**TASK DIRECTIONS**:
Exact repetition, please: start with the line where "Provide a lossless-join" appears and stop after the final line of the records.

TASK MATERIAL section start

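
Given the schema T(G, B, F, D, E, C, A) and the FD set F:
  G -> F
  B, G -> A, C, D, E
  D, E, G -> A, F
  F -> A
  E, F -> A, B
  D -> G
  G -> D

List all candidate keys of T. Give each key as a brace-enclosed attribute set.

{B, D}, {B, G}, {D, E}, {E, G}

{B, D}⁺ = {A, B, C, D, E, F, G}, which is every attribute, so {B, D} is a candidate key.
{B, G}⁺ = {A, B, C, D, E, F, G}, which is every attribute, so {B, G} is a candidate key.
{D, E}⁺ = {A, B, C, D, E, F, G}, which is every attribute, so {D, E} is a candidate key.
{E, G}⁺ = {A, B, C, D, E, F, G}, which is every attribute, so {E, G} is a candidate key.
These are minimal and exhaustive — every other superkey contains one of them.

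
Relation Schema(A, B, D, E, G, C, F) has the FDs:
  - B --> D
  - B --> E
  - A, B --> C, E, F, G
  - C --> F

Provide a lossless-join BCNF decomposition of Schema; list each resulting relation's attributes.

{A, B, C, G}; {B, D, E}; {C, F}

Candidate key of the original relation: {A, B}.
{A, B, C, D, E, F, G}: {B} determines {B, D, E} here but is not a superkey — split on B --> D, E, giving {B, D, E} and {A, B, C, F, G}.
{B, D, E} has no BCNF violation.
{A, B, C, F, G}: {C} determines {C, F} here but is not a superkey — split on C --> F, giving {C, F} and {A, B, C, G}.
{C, F} has no BCNF violation.
{A, B, C, G} has no BCNF violation.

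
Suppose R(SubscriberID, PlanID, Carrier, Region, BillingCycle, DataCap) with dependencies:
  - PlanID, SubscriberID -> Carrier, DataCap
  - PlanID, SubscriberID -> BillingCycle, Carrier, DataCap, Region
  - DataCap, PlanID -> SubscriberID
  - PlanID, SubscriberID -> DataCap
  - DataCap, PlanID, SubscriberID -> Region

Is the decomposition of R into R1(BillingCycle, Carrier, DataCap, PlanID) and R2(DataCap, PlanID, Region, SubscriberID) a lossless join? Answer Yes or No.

Yes

R1 ∩ R2 = {DataCap, PlanID}; its closure under F is {BillingCycle, Carrier, DataCap, PlanID, Region, SubscriberID}.
Since R1 ⊆ {BillingCycle, Carrier, DataCap, PlanID, Region, SubscriberID}, the intersection is a superkey of R1; the decomposition is lossless.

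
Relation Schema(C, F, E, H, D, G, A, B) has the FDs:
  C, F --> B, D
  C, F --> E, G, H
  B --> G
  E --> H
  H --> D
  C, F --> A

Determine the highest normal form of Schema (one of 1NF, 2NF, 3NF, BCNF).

Candidate key: {C, F}. Prime attributes: {C, F}.
B --> G breaks BCNF: {B}⁺ = {B, G}, so {B} is not a superkey.
B --> G has non-prime {G} on the right and a non-superkey on the left, so 3NF fails.
Checking every proper subset of each key, none determines a non-prime attribute — 2NF is satisfied.

2NF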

TASK MATERIAL section end

**ANSWER TO THIS EXERCISE**:
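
Provide a lossless-join BCNF decomposition of Schema; list each resulting relation's attributes.

{A, B, C, G}; {B, D, E}; {C, F}

Candidate key of the original relation: {A, B}.
{A, B, C, D, E, F, G}: {B} determines {B, D, E} here but is not a superkey — split on B --> D, E, giving {B, D, E} and {A, B, C, F, G}.
{B, D, E} has no BCNF violation.
{A, B, C, F, G}: {C} determines {C, F} here but is not a superkey — split on C --> F, giving {C, F} and {A, B, C, G}.
{C, F} has no BCNF violation.
{A, B, C, G} has no BCNF violation.

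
Suppose R(SubscriberID, PlanID, Carrier, Region, BillingCycle, DataCap) with dependencies:
  - PlanID, SubscriberID -> Carrier, DataCap
  - PlanID, SubscriberID -> BillingCycle, Carrier, DataCap, Region
  - DataCap, PlanID -> SubscriberID
  - PlanID, SubscriberID -> DataCap
  - DataCap, PlanID, SubscriberID -> Region

Is the decomposition of R into R1(BillingCycle, Carrier, DataCap, PlanID) and R2(DataCap, PlanID, Region, SubscriberID) a lossless join? Answer Yes or No.

Yes

R1 ∩ R2 = {DataCap, PlanID}; its closure under F is {BillingCycle, Carrier, DataCap, PlanID, Region, SubscriberID}.
Since R1 ⊆ {BillingCycle, Carrier, DataCap, PlanID, Region, SubscriberID}, the intersection is a superkey of R1; the decomposition is lossless.

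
Relation Schema(C, F, E, H, D, G, A, B) has the FDs:
  C, F --> B, D
  C, F --> E, G, H
  B --> G
  E --> H
  H --> D
  C, F --> A

Determine the highest normal form of Schema (one of 1NF, 2NF, 3NF, BCNF).

Candidate key: {C, F}. Prime attributes: {C, F}.
B --> G breaks BCNF: {B}⁺ = {B, G}, so {B} is not a superkey.
B --> G has non-prime {G} on the right and a non-superkey on the left, so 3NF fails.
Checking every proper subset of each key, none determines a non-prime attribute — 2NF is satisfied.

2NF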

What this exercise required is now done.